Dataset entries
Start of Block

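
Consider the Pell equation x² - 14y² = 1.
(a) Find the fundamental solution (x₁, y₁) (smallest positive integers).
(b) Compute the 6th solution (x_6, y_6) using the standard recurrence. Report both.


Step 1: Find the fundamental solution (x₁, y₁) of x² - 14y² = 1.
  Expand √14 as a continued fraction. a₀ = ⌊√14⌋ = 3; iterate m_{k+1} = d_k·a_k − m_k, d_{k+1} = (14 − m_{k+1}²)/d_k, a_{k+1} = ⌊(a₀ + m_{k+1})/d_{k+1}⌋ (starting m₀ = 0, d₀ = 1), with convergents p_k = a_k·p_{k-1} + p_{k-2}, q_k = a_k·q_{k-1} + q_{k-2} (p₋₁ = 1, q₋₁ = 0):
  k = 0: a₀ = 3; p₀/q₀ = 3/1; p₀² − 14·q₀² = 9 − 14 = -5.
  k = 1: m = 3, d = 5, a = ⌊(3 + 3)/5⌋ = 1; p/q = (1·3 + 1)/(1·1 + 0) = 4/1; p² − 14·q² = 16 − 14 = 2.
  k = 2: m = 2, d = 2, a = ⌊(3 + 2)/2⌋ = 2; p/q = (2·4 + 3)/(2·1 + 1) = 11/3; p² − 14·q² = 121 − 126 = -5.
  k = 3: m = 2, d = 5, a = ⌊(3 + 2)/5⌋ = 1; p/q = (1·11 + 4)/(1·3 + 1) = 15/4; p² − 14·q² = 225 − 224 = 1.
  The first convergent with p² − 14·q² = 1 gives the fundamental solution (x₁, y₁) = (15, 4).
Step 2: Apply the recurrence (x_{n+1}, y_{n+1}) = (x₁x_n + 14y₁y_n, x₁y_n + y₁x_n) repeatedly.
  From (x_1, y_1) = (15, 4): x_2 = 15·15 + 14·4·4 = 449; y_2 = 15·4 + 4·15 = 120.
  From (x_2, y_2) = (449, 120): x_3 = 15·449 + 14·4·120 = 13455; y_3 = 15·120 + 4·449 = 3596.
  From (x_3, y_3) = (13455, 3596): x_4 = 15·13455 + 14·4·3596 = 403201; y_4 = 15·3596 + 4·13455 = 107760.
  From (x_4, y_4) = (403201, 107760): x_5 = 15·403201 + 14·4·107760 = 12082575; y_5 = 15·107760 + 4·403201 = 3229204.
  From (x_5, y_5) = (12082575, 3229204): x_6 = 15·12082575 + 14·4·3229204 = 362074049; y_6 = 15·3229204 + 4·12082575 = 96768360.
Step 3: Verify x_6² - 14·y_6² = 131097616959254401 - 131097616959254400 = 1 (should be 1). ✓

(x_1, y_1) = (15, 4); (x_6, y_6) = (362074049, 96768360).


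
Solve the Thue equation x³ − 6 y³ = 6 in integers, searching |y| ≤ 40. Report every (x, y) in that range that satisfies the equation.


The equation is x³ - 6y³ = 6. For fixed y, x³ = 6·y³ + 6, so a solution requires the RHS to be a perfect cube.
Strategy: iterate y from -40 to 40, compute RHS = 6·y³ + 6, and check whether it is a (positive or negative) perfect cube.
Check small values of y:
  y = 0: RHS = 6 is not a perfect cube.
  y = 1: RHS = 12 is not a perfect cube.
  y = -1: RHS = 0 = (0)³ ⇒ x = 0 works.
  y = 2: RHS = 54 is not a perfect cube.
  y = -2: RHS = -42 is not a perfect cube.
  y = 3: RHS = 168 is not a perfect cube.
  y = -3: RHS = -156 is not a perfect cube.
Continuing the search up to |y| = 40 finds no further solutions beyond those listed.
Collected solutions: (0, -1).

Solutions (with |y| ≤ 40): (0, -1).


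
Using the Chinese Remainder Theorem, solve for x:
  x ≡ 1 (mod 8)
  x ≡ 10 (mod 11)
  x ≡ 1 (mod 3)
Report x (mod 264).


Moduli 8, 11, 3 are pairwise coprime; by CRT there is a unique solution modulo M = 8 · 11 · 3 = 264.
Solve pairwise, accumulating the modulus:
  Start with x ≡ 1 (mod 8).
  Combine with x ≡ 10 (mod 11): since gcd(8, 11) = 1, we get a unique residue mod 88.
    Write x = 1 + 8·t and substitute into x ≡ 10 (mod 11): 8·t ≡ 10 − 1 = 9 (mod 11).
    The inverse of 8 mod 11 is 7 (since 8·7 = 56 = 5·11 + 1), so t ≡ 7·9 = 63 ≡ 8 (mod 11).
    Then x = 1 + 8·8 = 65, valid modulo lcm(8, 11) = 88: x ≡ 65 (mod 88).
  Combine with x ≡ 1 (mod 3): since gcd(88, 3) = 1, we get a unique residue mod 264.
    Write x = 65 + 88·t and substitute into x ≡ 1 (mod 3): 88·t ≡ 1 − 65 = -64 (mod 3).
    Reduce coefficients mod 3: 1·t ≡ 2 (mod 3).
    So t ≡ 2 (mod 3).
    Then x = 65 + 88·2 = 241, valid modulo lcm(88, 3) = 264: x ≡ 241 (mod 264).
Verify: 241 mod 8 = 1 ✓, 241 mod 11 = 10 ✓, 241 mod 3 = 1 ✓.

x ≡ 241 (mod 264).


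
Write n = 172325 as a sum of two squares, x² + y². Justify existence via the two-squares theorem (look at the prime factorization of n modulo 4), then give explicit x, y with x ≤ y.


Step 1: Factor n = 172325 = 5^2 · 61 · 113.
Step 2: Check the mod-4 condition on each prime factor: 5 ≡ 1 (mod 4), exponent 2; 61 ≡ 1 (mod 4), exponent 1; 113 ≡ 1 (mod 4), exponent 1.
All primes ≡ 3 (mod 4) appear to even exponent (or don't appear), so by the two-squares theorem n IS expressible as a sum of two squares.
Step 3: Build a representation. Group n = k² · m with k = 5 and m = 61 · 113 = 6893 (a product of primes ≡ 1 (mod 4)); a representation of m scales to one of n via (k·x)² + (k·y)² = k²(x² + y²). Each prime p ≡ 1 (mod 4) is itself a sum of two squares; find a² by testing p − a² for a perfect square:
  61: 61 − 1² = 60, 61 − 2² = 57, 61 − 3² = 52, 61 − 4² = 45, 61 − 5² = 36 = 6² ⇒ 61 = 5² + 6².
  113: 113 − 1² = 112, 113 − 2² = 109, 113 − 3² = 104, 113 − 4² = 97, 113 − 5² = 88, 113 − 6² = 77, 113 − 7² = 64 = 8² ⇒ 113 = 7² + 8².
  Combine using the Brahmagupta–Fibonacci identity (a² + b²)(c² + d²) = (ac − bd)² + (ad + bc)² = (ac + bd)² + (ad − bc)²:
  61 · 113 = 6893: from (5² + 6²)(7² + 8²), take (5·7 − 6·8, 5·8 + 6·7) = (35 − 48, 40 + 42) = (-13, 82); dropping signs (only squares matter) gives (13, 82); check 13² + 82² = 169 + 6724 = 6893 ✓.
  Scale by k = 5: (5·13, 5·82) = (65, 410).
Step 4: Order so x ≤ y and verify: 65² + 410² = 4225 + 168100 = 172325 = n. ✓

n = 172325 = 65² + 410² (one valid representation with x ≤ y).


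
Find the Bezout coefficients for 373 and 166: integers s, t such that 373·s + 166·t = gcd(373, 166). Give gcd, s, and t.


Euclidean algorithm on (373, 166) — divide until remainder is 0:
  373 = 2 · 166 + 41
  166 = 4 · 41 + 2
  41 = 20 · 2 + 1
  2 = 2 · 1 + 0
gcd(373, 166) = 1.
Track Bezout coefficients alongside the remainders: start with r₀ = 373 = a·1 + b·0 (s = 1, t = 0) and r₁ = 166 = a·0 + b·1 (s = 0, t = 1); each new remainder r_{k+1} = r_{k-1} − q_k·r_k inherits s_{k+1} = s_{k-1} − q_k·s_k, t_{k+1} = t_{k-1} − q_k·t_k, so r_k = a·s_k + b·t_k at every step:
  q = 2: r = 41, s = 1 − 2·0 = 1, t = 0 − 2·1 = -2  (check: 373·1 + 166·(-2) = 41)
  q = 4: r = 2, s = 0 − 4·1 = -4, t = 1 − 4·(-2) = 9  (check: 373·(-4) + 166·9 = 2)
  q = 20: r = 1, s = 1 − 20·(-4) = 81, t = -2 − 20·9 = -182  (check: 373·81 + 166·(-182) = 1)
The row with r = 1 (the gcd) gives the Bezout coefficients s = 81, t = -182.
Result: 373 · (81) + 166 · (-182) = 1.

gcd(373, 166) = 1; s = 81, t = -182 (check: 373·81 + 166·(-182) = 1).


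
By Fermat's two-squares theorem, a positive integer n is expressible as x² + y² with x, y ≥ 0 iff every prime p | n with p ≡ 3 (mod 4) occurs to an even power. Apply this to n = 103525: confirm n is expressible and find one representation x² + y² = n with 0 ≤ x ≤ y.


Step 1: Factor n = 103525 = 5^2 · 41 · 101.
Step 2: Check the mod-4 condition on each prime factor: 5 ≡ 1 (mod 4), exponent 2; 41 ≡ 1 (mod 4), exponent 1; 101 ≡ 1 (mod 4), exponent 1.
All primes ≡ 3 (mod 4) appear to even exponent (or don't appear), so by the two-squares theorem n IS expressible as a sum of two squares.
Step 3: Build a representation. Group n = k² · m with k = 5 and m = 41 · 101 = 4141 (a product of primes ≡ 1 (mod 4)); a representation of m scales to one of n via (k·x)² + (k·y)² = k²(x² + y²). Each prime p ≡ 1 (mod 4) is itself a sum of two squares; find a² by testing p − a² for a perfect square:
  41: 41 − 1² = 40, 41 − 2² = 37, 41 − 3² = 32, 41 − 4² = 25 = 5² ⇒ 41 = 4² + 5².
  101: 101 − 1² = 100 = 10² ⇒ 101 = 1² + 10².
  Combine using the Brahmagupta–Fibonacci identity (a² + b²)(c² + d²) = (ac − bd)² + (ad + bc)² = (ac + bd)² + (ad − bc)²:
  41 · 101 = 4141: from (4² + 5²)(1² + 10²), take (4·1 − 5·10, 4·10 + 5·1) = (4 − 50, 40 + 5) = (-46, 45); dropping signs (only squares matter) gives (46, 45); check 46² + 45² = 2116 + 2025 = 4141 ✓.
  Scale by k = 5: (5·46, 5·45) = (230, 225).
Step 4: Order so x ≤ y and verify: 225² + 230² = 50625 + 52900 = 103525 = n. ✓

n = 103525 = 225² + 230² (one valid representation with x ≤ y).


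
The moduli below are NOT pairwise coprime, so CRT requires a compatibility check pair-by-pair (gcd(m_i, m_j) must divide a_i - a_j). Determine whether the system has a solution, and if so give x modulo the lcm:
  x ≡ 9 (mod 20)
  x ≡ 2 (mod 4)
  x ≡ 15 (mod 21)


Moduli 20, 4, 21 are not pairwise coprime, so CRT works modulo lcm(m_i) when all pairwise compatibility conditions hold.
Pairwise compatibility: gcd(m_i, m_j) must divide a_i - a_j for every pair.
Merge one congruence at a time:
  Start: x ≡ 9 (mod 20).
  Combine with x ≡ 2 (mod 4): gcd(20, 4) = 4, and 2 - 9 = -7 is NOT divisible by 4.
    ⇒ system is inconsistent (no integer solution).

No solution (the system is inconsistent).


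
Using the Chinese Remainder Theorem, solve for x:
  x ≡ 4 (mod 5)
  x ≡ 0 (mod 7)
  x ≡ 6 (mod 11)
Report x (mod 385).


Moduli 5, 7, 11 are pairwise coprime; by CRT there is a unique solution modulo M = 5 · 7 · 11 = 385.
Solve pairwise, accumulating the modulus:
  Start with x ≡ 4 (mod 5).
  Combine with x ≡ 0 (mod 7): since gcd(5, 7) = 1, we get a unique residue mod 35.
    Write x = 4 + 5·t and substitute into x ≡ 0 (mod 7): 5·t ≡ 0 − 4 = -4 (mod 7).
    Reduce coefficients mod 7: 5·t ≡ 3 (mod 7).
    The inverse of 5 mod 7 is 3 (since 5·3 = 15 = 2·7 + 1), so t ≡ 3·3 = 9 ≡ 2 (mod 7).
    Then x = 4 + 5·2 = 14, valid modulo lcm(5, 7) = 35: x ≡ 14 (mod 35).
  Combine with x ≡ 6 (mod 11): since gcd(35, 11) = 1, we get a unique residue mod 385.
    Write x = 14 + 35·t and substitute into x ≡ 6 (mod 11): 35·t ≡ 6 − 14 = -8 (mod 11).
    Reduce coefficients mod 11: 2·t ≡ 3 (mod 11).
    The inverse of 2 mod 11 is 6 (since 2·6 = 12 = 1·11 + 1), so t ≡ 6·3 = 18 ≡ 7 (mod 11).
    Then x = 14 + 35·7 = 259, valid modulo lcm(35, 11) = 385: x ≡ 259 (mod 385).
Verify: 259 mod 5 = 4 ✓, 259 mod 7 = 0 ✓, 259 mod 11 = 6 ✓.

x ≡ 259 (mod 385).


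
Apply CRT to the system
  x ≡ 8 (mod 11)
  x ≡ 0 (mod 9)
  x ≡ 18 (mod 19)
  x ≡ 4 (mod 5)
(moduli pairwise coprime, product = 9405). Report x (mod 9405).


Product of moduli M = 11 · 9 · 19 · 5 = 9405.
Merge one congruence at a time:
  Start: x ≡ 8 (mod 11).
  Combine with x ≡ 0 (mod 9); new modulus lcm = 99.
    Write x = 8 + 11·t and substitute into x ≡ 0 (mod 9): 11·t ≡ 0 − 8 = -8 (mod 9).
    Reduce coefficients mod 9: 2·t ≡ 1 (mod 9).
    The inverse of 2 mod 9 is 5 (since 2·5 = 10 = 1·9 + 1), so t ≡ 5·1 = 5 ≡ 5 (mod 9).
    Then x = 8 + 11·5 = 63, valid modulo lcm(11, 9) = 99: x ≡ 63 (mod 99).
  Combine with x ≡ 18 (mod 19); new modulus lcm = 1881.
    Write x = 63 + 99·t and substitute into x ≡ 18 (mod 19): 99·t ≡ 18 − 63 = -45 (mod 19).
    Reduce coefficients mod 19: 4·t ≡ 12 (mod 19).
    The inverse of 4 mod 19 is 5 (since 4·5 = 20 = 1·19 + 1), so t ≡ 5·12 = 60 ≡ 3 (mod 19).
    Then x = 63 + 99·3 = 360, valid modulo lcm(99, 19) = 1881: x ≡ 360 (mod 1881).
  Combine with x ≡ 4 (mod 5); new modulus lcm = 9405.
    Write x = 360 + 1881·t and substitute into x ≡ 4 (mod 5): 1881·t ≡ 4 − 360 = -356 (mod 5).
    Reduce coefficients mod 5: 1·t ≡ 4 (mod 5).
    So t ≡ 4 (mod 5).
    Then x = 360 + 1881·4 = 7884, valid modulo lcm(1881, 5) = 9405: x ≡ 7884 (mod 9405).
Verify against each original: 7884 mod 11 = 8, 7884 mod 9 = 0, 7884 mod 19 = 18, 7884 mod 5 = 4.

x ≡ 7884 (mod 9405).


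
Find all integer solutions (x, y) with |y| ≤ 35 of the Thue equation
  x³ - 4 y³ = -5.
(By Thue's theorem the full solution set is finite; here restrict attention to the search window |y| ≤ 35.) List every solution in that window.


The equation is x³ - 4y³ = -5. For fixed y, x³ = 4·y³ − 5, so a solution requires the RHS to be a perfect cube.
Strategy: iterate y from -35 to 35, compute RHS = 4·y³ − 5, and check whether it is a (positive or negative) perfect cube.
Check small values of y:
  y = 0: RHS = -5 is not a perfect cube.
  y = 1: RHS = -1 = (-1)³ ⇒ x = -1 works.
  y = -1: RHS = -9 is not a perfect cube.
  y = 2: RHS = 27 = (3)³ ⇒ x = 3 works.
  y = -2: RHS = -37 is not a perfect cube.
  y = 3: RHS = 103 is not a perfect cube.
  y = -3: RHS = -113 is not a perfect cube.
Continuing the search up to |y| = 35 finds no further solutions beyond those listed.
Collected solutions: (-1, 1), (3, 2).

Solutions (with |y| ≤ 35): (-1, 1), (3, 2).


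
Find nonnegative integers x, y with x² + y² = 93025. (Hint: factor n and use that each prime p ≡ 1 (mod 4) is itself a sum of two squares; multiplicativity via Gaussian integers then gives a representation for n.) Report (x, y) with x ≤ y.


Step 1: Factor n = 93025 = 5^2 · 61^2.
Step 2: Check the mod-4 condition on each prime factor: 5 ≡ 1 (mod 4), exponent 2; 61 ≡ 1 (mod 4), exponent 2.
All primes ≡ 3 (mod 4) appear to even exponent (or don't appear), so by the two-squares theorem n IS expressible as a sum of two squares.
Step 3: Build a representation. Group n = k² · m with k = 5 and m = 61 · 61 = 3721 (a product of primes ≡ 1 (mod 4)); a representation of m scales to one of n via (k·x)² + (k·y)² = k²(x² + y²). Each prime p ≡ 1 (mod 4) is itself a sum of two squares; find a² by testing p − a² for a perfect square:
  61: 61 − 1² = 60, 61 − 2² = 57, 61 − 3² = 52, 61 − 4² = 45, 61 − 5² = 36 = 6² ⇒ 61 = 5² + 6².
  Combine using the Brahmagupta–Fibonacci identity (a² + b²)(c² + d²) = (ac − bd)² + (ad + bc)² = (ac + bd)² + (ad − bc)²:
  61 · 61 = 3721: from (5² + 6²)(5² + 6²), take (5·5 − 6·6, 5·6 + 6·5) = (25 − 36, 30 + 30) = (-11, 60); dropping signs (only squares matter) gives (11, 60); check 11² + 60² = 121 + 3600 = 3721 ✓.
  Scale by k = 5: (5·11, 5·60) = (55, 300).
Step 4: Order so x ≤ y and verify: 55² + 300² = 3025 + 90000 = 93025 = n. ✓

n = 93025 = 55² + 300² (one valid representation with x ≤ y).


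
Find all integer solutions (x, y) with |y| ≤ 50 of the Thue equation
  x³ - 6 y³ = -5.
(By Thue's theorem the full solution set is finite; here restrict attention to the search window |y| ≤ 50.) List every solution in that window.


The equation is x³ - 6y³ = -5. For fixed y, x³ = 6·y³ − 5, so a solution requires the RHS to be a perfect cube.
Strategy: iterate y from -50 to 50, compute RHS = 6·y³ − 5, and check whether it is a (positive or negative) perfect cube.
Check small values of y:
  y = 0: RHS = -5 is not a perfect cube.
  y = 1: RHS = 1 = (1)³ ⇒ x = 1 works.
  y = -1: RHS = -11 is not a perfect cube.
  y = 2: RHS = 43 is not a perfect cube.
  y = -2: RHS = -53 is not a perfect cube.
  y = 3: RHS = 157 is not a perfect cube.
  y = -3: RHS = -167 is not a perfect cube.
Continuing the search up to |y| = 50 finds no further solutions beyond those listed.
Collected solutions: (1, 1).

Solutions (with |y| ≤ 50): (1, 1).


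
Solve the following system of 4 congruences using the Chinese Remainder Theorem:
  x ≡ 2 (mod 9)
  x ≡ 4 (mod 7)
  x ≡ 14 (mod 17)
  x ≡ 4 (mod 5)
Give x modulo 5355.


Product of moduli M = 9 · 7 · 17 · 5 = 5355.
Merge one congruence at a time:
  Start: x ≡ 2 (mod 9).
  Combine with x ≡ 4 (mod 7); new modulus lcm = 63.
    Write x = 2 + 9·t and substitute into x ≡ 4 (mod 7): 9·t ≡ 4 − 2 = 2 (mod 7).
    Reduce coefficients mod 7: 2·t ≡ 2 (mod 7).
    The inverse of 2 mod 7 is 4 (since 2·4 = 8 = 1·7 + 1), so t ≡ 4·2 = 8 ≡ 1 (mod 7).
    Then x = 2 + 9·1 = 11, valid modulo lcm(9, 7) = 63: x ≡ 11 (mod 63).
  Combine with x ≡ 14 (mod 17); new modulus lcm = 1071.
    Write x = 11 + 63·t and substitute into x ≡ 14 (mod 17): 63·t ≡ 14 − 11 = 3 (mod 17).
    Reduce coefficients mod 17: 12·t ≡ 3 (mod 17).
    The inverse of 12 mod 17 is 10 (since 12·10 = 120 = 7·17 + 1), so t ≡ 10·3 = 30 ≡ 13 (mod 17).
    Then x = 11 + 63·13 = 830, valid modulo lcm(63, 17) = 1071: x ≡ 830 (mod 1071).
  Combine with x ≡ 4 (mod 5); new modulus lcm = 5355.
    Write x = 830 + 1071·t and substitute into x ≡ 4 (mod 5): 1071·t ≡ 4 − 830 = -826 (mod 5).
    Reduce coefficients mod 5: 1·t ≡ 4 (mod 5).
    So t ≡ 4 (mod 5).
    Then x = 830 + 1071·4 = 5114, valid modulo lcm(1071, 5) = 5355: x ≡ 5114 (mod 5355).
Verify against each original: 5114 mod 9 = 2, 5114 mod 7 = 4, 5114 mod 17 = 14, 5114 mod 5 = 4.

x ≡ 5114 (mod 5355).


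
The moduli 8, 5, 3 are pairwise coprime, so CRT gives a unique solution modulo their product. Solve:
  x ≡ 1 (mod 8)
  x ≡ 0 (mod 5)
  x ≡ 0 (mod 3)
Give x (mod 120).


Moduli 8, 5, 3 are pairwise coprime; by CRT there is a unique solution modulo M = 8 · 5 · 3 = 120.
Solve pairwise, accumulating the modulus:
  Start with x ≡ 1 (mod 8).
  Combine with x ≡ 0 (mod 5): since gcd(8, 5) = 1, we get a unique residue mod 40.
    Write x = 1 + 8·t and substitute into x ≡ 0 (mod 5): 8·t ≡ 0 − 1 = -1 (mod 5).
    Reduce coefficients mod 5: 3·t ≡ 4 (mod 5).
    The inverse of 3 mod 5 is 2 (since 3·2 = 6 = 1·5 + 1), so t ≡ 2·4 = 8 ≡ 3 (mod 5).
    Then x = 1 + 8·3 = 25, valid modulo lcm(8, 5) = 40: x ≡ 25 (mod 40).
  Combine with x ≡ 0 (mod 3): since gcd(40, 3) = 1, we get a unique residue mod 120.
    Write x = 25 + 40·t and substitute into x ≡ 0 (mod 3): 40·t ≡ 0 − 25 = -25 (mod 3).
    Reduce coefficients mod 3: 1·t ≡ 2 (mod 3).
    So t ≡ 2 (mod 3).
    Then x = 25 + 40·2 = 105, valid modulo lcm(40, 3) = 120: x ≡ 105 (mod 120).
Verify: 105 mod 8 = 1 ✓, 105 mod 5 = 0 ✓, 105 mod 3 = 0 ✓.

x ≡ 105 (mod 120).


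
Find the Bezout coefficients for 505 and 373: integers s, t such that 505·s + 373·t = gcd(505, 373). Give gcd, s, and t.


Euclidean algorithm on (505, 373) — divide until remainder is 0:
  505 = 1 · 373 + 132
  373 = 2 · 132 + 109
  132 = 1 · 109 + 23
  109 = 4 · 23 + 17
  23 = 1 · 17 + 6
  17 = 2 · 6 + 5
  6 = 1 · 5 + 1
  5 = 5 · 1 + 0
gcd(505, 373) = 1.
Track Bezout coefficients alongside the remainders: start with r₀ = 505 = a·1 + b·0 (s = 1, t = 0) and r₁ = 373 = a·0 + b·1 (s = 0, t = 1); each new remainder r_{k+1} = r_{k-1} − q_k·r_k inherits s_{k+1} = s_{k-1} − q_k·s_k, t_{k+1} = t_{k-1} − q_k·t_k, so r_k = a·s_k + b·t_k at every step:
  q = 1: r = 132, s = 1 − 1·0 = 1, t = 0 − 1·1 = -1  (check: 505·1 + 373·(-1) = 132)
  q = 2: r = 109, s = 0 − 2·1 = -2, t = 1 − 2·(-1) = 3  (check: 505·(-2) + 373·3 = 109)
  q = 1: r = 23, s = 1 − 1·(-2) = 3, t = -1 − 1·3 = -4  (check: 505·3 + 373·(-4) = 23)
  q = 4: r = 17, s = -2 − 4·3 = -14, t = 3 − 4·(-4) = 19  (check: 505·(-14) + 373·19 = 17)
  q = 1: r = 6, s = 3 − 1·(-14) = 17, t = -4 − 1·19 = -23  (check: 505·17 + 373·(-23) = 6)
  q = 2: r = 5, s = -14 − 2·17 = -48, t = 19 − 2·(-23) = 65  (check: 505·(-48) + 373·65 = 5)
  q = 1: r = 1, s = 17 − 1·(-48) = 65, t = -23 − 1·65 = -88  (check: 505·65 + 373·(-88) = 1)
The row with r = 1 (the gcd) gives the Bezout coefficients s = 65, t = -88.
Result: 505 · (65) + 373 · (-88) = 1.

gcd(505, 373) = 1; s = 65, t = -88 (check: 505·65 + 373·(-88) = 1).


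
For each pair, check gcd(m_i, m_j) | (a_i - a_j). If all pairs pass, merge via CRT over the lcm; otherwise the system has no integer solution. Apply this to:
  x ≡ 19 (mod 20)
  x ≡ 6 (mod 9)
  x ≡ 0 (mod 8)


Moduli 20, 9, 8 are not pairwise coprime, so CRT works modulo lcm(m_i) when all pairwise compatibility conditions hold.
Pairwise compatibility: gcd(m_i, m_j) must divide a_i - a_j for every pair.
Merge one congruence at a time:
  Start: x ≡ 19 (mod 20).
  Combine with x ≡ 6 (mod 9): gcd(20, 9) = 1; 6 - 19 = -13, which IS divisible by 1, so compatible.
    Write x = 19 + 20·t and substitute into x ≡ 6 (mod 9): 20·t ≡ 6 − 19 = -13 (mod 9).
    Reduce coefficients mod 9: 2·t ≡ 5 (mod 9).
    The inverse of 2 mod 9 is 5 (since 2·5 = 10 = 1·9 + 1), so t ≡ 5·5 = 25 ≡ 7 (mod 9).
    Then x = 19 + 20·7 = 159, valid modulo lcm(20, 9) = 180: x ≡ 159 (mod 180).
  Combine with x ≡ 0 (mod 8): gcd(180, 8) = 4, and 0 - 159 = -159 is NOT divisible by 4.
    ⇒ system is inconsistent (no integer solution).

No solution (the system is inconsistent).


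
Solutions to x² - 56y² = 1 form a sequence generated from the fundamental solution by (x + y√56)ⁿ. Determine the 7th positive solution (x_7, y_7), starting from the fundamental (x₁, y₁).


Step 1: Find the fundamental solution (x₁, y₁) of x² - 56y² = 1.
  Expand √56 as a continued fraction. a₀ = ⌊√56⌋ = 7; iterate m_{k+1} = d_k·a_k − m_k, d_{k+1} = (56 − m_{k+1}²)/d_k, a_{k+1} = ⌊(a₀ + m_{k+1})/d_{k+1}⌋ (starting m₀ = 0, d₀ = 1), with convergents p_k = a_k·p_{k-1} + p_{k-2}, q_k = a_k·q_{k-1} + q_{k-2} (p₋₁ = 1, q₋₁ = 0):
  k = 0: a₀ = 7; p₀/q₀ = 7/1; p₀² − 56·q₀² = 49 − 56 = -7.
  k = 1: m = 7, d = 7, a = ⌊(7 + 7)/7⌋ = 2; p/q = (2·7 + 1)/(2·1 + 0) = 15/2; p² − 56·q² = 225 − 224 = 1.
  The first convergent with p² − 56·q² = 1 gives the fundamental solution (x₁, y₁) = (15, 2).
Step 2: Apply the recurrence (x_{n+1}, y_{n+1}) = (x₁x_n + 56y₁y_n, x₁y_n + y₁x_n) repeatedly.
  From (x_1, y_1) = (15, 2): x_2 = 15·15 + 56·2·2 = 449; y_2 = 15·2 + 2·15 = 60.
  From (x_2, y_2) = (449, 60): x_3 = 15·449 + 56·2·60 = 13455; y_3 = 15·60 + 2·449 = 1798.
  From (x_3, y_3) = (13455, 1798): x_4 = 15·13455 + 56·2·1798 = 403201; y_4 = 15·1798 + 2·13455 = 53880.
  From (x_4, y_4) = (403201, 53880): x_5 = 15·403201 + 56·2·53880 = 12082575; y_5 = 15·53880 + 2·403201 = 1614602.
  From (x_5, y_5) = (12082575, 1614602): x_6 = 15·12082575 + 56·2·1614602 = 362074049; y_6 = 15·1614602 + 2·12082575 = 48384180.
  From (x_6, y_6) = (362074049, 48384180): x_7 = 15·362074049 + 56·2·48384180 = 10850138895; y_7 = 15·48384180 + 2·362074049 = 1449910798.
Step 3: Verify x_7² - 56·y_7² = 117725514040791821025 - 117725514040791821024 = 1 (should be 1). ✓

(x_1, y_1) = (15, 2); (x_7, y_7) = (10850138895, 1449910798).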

End of Block

• _THE PROBLEM_: Above are the records; repeat exactly the lines from the one holding "Find all integer solutions (x, y) with |y| ≤ 35" down to the one holding "x³ - 4 y³ = -5.", end lines included.

• _EXPECTED ANSWER_:
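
Find all integer solutions (x, y) with |y| ≤ 35 of the Thue equation
  x³ - 4 y³ = -5.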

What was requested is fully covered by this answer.